## Your instructions
Beginning with the first line of the entries below, quote each line until you reach and include the line with "maps to 'yxurln'".
========================================================================
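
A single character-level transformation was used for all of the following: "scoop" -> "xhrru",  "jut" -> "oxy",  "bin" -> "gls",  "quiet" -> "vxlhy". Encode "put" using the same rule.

The rule splits by letter class: vowels +3, consonants +5.
On put: p(cons)+5=u, u(vowel)+3=x, t(cons)+5=y.

uxy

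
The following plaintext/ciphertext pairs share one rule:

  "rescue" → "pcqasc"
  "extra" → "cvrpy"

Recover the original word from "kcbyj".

medal

Compare letters: r→p is +24, e→c is +24, s→q is +24 — a constant shift. This is a Caesar cipher with shift 24.
Decoding kcbyj: k−24=m, c−24=e, b−24=d, y−24=a, j−24=l.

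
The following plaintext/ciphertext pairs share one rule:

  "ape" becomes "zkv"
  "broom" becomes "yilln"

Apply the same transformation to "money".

Each pair mirrors across the alphabet (a↔z, p↔k, e↔v): positions sum to 25. Letters are reflected about the middle of the alphabet (position → 25−position): Atbash.
Applying it to money: m↔n, o↔l, n↔m, e↔v, y↔b.

nlmvb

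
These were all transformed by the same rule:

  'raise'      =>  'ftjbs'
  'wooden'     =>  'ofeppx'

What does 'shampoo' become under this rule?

Read the word backwards and shift each letter +1.
Applying it to shampoo: reverse → oopmahs; then shift: o+1=p, o+1=p, p+1=q, m+1=n, a+1=b, h+1=i, s+1=t.

ppqnbit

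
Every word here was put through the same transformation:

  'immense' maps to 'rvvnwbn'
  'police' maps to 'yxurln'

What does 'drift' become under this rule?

Compare letters: i→r is +9, m→v is +9, m→v is +9 — a constant shift. It's a constant shift of +9 (ROT9).
For drift: d+9=m, r+9=a, i+9=r, f+9=o, t+9=c.

maroc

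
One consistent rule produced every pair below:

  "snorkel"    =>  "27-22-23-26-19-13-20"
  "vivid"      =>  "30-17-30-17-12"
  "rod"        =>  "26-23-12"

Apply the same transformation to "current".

11-29-26-26-13-22-28

The number is (letter's place in the alphabet, a=1) + 8.
On current: c=3→11, u=21→29, r=18→26, r=18→26, e=5→13, n=14→22, t=20→28.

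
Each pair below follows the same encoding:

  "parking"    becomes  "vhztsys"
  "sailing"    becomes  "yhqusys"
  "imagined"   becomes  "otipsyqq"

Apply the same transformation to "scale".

yjiuo

In parking: p→v is +6, a→h is +7, r→z is +8, k→t is +9 — the shift increases by 1 each position. Letter i (0-indexed) is shifted by i+6, so successive shifts are 6, 7, 8, ….
For scale: s+6=y, c+7=j, a+8=i, l+9=u, e+10=o.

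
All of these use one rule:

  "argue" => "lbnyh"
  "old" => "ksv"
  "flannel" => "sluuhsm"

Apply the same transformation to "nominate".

lahuptvu

The output letters match the input read backwards, each shifted +7: argue reversed is eugra. The word is reversed, then every letter is shifted forward by 7.
Applying it to nominate: reverse → etanimon; then shift: e+7=l, t+7=a, a+7=h, n+7=u, i+7=p, m+7=t, o+7=v, n+7=u.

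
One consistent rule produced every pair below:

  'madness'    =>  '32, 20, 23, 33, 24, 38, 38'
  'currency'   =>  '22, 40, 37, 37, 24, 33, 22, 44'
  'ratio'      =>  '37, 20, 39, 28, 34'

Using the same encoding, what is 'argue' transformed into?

20, 37, 26, 40, 24

m is letter #13 and maps to 32: an offset of 19. Letters become their 1-based position plus 19 (so a→20, b→21, …).
Applying it to argue: a=1→20, r=18→37, g=7→26, u=21→40, e=5→24.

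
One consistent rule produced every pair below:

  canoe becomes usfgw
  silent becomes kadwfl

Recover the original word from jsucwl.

Compare letters: c→u is +18, a→s is +18, n→f is +18 — a constant shift. Each letter is shifted forward by 18 in the alphabet (a Caesar shift of +18).
Undoing it on jsucwl: j−18=r, s−18=a, u−18=c, c−18=k, w−18=e, l−18=t.

racket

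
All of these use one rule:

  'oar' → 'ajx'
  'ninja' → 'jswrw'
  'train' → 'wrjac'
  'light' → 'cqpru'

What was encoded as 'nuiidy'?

puzzle

Read the word backwards and shift each letter +9.
Undoing it on nuiidy: shift back: n−9=e, u−9=l, i−9=z, i−9=z, d−9=u, y−9=p → elzzup; then reverse → puzzle.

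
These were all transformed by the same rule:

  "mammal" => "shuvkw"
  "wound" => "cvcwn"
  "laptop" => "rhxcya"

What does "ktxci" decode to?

empty

In mammal: m→s is +6, a→h is +7, m→u is +8, m→v is +9 — the shift increases by 1 each position. Letter i (0-indexed) is shifted by i+6, so successive shifts are 6, 7, 8, ….
Undoing it on ktxci: k−6=e, t−7=m, x−8=p, c−9=t, i−10=y.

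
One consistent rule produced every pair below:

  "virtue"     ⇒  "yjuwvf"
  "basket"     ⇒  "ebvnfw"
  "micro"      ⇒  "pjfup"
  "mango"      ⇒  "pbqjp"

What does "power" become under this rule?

spzfu

The rule splits by letter class: vowels +1, consonants +3.
On power: p(cons)+3=s, o(vowel)+1=p, w(cons)+3=z, e(vowel)+1=f, r(cons)+3=u.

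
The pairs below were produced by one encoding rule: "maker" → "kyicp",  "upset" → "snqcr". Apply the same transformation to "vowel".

Every letter moves 24 places later in the alphabet, wrapping around z→a.
On vowel: v+24=t, o+24=m, w+24=u, e+24=c, l+24=j.

tmucj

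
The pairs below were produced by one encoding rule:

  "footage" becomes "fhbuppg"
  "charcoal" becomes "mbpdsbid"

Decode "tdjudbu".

Two steps: reverse the string, then apply a Caesar shift of +1.
Reversing it on tdjudbu: shift back: t−1=s, d−1=c, j−1=i, u−1=t, d−1=c, b−1=a, u−1=t → scitcat; then reverse → tactics.

tactics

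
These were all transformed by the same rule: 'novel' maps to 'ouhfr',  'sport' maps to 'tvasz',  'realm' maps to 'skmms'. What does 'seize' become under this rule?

tkuak

Shifts by position in novel: pos 0: n→o (+1), pos 1: o→u (+6), pos 2: v→h (+12), pos 3: e→f (+1), pos 4: l→r (+6) — repeating every 3. It's a Vigenère-style cipher with numeric key [1,6,12]: position i shifts by key[i mod 3].
For seize: s+1=t, e+6=k, i+12=u, z+1=a, e+6=k.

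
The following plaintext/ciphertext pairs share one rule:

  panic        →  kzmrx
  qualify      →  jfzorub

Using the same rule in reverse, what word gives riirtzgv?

Each pair mirrors across the alphabet (p↔k, a↔z, n↔m): positions sum to 25. Each letter is replaced by its mirror in the alphabet: a↔z, b↔y, c↔x, and so on (the Atbash cipher).
Reversing it on riirtzgv: r↔i, i↔r, i↔r, r↔i, t↔g, z↔a, g↔t, v↔e.

irrigate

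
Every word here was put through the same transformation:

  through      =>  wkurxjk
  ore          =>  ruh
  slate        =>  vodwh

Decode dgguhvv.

address

Compare letters: t→w is +3, h→k is +3, r→u is +3 — a constant shift. Every letter moves 3 places later in the alphabet, wrapping around z→a.
Undoing it on dgguhvv: d−3=a, g−3=d, g−3=d, u−3=r, h−3=e, v−3=s, v−3=s.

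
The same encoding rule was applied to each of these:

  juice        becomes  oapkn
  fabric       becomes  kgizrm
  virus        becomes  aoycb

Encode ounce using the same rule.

taukn

In juice: j→o is +5, u→a is +6, i→p is +7, c→k is +8 — the shift increases by 1 each position. Each letter shifts forward by (position + 5), i.e. 5, 6, 7, … — the shift grows by one for each successive letter.
Applying it to ounce: o+5=t, u+6=a, n+7=u, c+8=k, e+9=n.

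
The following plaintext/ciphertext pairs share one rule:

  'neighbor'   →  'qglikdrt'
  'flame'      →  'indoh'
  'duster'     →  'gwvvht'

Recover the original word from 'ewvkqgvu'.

business

The shifts repeat in a cycle of length 2: positions 0,1,… shift by +3, +2, then the pattern repeats.
Decoding ewvkqgvu: e−3=b, w−2=u, v−3=s, k−2=i, q−3=n, g−2=e, v−3=s, u−2=s.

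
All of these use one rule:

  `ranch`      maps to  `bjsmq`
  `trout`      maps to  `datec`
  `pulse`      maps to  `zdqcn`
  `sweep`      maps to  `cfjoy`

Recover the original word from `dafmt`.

Shifts by position in ranch: pos 0: r→b (+10), pos 1: a→j (+9), pos 2: n→s (+5), pos 3: c→m (+10), pos 4: h→q (+9) — repeating every 3. It's a Vigenère-style cipher with numeric key [10,9,5]: position i shifts by key[i mod 3].
Decoding dafmt: d−10=t, a−9=r, f−5=a, m−10=c, t−9=k.

track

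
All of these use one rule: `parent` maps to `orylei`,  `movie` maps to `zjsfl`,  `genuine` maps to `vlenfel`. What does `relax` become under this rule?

p(15)→o(14) and a(0)→r(17) fit y≡5x+17 (mod 26); the inverse of 5 mod 26 is 21. Treating letters as 0–25, the rule is x ↦ 5x + 17 (mod 26).
Applying it to relax: r(17)→5·17+17≡24=y; e(4)→5·4+17≡11=l; l(11)→5·11+17≡20=u; a(0)→5·0+17≡17=r; x(23)→5·23+17≡2=c (all mod 26).

ylurc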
========================================================================
## Result of this exercise
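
A single character-level transformation was used for all of the following: "scoop" -> "xhrru",  "jut" -> "oxy",  "bin" -> "gls",  "quiet" -> "vxlhy". Encode "put" using the same rule.

The rule splits by letter class: vowels +3, consonants +5.
On put: p(cons)+5=u, u(vowel)+3=x, t(cons)+5=y.

uxy

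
The following plaintext/ciphertext pairs share one rule:

  "rescue" → "pcqasc"
  "extra" → "cvrpy"

Recover the original word from "kcbyj".

medal

Compare letters: r→p is +24, e→c is +24, s→q is +24 — a constant shift. This is a Caesar cipher with shift 24.
Decoding kcbyj: k−24=m, c−24=e, b−24=d, y−24=a, j−24=l.

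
The following plaintext/ciphertext pairs share one rule:

  "ape" becomes "zkv"
  "broom" becomes "yilln"

Apply the same transformation to "money".

Each pair mirrors across the alphabet (a↔z, p↔k, e↔v): positions sum to 25. Letters are reflected about the middle of the alphabet (position → 25−position): Atbash.
Applying it to money: m↔n, o↔l, n↔m, e↔v, y↔b.

nlmvb

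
These were all transformed by the same rule:

  'raise'      =>  'ftjbs'
  'wooden'     =>  'ofeppx'

What does 'shampoo' become under this rule?

Read the word backwards and shift each letter +1.
Applying it to shampoo: reverse → oopmahs; then shift: o+1=p, o+1=p, p+1=q, m+1=n, a+1=b, h+1=i, s+1=t.

ppqnbit

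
Every word here was put through the same transformation:

  'immense' maps to 'rvvnwbn'
  'police' maps to 'yxurln'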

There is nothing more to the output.